═════ Dataset records
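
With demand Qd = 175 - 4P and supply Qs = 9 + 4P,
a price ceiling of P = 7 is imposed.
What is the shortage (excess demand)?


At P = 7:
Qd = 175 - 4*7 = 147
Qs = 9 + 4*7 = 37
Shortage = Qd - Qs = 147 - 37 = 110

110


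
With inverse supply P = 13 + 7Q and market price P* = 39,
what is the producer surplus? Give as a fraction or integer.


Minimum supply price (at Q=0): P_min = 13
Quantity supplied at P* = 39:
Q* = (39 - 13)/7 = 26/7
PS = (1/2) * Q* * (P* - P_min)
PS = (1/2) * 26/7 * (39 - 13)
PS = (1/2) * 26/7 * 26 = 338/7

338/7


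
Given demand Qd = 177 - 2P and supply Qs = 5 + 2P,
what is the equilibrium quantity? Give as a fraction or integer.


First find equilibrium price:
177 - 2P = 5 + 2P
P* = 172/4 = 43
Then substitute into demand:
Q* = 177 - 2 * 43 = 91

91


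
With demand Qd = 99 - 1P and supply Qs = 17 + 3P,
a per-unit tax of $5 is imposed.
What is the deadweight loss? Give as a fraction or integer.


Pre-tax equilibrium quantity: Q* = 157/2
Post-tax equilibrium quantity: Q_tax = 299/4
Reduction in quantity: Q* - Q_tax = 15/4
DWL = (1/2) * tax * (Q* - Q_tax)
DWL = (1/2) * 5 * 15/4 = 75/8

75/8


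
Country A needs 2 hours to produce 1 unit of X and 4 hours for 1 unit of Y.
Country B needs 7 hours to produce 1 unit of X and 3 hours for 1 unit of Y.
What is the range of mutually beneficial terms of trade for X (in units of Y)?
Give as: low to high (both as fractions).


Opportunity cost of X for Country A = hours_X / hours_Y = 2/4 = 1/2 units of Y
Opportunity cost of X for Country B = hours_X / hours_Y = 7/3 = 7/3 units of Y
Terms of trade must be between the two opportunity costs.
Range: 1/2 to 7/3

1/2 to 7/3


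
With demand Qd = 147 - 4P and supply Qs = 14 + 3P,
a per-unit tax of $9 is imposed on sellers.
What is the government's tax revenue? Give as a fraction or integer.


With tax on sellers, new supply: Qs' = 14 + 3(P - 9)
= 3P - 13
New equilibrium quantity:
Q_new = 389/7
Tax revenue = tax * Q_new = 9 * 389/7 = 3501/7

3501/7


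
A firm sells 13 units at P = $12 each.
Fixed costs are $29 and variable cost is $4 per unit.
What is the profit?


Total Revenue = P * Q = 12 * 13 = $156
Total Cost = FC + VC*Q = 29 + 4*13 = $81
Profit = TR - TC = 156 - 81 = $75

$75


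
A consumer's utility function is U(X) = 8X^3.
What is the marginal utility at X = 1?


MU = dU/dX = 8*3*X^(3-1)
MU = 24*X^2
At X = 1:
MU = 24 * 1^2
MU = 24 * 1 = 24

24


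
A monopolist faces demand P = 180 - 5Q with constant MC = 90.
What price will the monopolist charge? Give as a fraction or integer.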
══════════
═════ Dataset records
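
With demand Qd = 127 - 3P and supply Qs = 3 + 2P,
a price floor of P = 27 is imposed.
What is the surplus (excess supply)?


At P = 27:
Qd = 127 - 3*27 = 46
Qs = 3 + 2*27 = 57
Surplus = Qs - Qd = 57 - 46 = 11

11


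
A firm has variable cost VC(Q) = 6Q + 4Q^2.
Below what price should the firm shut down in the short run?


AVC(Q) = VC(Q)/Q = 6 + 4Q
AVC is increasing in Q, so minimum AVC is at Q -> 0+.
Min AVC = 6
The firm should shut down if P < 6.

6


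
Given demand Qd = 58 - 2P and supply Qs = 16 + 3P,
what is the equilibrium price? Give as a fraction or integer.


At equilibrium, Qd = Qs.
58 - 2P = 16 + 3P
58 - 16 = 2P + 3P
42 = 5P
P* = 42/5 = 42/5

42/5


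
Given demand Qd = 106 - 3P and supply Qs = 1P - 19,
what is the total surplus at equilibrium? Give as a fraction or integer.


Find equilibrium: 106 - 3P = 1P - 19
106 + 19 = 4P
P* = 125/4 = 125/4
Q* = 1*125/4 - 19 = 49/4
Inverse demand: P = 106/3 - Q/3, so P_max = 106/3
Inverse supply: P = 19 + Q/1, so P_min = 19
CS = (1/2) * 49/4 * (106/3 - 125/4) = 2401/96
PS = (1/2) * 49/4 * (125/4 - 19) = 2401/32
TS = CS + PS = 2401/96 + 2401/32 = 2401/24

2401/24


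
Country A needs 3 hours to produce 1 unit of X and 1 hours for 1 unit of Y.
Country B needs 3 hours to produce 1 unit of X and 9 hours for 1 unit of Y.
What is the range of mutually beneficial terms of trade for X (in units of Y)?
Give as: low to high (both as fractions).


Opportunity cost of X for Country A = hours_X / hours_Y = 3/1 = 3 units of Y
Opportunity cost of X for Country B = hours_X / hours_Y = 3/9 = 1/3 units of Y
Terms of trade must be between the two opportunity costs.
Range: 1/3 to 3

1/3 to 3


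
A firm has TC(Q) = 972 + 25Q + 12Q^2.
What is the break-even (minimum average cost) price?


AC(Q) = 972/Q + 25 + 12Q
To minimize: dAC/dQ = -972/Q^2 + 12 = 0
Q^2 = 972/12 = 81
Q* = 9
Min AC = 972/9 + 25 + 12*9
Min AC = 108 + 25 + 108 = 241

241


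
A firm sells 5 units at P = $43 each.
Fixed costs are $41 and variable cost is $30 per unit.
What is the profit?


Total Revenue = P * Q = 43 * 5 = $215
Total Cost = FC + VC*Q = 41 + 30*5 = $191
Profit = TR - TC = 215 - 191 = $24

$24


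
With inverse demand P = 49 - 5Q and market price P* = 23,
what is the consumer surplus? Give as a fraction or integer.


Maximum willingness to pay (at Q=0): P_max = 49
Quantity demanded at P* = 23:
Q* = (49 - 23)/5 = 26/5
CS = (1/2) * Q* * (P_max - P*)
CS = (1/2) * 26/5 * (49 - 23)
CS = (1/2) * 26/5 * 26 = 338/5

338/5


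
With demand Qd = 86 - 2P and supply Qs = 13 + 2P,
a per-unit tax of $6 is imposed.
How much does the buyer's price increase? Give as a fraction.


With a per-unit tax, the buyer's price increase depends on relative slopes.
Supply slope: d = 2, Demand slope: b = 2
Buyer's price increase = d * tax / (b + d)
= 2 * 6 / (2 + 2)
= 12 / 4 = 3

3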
══════════
• [Aim of the exercise]: Return all lines from the data that include the string "needs".

• [Reply to the exercise]:
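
Country A needs 2 hours to produce 1 unit of X and 4 hours for 1 unit of Y.
Country B needs 7 hours to produce 1 unit of X and 3 hours for 1 unit of Y.
Country A needs 3 hours to produce 1 unit of X and 1 hours for 1 unit of Y.
Country B needs 3 hours to produce 1 unit of X and 9 hours for 1 unit of Y.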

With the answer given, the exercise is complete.